Provided material:
——————

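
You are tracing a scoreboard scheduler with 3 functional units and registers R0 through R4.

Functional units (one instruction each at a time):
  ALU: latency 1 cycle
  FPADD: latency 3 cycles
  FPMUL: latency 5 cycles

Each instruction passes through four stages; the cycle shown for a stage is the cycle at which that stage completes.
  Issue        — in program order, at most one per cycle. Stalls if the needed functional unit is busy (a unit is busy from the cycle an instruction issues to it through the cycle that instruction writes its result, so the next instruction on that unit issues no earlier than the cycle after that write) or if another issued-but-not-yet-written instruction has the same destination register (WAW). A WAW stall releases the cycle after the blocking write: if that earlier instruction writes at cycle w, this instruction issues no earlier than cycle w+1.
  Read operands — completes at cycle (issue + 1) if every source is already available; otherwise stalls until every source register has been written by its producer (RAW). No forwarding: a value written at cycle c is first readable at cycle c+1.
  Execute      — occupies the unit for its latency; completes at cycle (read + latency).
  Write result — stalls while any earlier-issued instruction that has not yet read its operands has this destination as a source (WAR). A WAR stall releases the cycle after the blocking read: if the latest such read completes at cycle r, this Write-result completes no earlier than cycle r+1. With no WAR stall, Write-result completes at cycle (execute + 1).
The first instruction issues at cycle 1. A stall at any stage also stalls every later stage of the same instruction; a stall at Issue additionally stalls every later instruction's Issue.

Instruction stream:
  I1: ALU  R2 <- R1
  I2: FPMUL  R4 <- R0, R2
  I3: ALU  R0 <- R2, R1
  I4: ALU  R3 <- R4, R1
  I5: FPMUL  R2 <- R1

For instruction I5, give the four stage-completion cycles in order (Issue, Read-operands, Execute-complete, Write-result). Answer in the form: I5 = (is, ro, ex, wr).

I5 = (12, 13, 18, 19)

I1: IS=1 RO=2 EX=3 WR=4
I2: IS=2 RO=5 EX=10 WR=11  [RAW R2: wait I1 write@4]
I3: IS=5 RO=6 EX=7 WR=8  [struct: ALU busy until I1 writes@4]
I4: IS=9 RO=12 EX=13 WR=14  [struct: ALU busy until I3 writes@8; RAW R4: wait I2 write@11]
I5: IS=12 RO=13 EX=18 WR=19  [struct: FPMUL busy until I2 writes@11]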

——————

Aim of the exercise:
Compute how many lines of the records above hold the string "units". Give the number with no other output.

Exercise solution:
2